Every single entry below should be reproduced verbatim.

[Stored data entries]

Segment Open

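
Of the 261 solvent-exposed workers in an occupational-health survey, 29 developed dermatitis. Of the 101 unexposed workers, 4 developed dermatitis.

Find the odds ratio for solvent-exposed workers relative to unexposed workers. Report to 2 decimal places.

odds, solvent-exposed workers = 29/232 = 0.12500
odds, unexposed workers = 4/97 = 0.04124
OR = 0.12500 / 0.04124 = 3.03

OR ≈ 3.03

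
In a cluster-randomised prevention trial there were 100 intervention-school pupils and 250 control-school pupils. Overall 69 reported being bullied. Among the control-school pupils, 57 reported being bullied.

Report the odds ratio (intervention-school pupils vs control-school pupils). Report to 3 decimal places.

intervention-school pupils with the outcome: 69 − 57 = 12
intervention-school pupils without the outcome: 100 − 12 = 88
control-school pupils without the outcome: 250 − 57 = 193
OR = (12 × 193) / (88 × 57) = 2316/5016 ≈ 0.462

0.462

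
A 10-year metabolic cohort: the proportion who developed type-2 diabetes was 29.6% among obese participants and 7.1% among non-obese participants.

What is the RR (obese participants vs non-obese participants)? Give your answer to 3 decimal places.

RR = 0.2960 / 0.0710 = 4.169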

Segment Closed

_TASK OUTPUT_
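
Of the 261 solvent-exposed workers in an occupational-health survey, 29 developed dermatitis. Of the 101 unexposed workers, 4 developed dermatitis.

Find the odds ratio for solvent-exposed workers relative to unexposed workers. Report to 2 decimal places.

odds, solvent-exposed workers = 29/232 = 0.12500
odds, unexposed workers = 4/97 = 0.04124
OR = 0.12500 / 0.04124 = 3.03

OR ≈ 3.03

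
In a cluster-randomised prevention trial there were 100 intervention-school pupils and 250 control-school pupils. Overall 69 reported being bullied. Among the control-school pupils, 57 reported being bullied.

Report the odds ratio (intervention-school pupils vs control-school pupils). Report to 3 decimal places.

intervention-school pupils with the outcome: 69 − 57 = 12
intervention-school pupils without the outcome: 100 − 12 = 88
control-school pupils without the outcome: 250 − 57 = 193
OR = (12 × 193) / (88 × 57) = 2316/5016 ≈ 0.462

0.462

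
A 10-year metabolic cohort: the proportion who developed type-2 diabetes was 29.6% among obese participants and 7.1% among non-obese participants.

What is the RR (obese participants vs non-obese participants)? Give your answer to 3 decimal places.

RR = 0.2960 / 0.0710 = 4.169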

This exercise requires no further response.